## Available data
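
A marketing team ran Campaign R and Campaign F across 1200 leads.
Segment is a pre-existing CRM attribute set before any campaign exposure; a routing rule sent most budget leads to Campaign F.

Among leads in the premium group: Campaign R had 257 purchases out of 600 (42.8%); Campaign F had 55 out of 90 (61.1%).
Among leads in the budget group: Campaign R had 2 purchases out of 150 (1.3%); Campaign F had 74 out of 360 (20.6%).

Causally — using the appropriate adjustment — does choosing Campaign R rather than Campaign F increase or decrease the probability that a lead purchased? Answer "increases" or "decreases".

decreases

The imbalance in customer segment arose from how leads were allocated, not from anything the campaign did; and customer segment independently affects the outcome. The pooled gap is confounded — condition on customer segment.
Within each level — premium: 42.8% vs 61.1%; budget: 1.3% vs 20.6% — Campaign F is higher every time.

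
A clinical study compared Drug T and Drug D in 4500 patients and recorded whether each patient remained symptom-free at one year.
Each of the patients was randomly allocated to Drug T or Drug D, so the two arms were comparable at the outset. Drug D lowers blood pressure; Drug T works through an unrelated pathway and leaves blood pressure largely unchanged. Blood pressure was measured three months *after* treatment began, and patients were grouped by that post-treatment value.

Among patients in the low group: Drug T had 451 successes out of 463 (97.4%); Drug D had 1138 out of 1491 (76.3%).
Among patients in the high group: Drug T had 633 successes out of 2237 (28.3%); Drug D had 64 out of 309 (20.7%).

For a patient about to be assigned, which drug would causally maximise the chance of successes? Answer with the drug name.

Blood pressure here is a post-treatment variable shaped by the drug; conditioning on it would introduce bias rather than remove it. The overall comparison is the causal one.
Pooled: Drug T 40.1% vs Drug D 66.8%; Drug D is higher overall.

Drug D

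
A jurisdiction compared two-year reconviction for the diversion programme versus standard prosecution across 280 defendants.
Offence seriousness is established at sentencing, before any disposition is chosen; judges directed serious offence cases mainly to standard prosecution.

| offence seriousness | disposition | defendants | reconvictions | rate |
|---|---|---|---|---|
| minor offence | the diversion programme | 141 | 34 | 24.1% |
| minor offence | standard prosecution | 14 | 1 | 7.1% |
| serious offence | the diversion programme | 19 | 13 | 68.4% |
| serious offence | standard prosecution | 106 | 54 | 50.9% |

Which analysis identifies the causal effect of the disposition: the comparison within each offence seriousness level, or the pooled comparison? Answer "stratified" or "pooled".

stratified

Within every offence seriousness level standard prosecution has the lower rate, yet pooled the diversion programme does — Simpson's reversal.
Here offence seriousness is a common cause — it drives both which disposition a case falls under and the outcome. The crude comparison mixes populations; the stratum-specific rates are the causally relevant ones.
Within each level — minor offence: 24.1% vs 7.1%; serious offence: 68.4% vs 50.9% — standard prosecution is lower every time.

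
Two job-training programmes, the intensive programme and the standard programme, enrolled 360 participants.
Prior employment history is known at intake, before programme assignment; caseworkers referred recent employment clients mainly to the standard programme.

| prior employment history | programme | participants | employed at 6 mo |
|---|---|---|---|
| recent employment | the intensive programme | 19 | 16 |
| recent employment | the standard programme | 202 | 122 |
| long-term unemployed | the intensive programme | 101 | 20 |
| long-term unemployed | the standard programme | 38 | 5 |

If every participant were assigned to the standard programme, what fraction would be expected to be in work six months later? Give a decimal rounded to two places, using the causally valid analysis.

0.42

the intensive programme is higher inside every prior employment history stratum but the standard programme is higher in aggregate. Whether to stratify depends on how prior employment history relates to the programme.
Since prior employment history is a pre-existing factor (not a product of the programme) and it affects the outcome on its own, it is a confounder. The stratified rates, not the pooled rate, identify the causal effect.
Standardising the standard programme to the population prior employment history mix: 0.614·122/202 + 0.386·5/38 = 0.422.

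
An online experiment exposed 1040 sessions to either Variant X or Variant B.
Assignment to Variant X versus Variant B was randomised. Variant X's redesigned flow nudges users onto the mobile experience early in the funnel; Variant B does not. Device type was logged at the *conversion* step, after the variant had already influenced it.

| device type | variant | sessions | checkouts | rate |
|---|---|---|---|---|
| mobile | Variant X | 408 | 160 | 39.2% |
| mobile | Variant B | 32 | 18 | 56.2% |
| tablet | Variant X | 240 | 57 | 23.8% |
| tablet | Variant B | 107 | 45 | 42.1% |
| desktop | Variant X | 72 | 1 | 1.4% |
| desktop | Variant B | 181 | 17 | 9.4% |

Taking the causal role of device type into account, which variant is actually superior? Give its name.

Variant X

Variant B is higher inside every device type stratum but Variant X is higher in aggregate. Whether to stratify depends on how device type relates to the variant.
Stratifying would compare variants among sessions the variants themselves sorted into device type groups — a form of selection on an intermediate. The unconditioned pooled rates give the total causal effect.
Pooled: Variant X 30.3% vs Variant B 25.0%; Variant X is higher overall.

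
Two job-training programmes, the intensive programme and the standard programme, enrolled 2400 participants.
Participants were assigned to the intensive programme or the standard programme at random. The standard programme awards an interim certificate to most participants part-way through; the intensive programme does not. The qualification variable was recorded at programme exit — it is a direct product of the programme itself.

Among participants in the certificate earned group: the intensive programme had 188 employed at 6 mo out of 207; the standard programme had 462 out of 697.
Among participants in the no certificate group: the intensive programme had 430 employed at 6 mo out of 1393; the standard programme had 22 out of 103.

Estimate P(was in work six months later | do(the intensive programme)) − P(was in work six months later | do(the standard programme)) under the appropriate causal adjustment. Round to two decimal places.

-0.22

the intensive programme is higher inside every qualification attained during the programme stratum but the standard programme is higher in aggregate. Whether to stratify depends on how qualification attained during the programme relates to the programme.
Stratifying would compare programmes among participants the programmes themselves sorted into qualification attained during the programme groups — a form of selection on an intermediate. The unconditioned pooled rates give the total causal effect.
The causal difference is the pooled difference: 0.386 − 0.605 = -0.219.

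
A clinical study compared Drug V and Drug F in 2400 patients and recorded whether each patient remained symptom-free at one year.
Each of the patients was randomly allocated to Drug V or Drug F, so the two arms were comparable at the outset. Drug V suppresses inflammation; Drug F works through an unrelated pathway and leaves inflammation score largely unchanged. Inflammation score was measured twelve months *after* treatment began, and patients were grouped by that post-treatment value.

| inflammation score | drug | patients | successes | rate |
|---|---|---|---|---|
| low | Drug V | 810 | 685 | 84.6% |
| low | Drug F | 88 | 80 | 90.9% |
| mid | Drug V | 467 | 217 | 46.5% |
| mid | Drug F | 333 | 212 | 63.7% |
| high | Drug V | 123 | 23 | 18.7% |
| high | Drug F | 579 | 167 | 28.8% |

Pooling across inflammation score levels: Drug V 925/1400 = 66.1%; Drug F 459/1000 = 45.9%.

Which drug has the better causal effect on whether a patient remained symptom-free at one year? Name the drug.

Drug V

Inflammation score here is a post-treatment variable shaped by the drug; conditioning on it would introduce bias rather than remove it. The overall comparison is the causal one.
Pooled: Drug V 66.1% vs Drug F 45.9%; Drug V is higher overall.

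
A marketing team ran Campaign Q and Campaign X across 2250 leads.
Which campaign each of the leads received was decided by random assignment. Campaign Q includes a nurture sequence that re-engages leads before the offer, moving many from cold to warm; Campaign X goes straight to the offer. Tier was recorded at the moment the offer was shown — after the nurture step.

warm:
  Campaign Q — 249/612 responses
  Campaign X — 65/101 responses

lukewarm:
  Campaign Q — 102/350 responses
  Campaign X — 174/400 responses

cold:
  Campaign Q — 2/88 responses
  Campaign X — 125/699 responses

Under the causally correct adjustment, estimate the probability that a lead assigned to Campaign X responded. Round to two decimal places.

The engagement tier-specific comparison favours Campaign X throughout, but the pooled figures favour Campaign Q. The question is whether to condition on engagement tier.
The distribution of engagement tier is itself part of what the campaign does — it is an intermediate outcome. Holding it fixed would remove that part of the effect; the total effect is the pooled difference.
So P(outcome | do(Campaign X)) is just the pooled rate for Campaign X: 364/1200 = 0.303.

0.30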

## Exercise
All lines with the word "enrolled" are needed; pull them from the entries and copy each.

## Solution to the problem
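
Two job-training programmes, the intensive programme and the standard programme, enrolled 360 participants.
Two job-training programmes, the intensive programme and the standard programme, enrolled 2400 participants.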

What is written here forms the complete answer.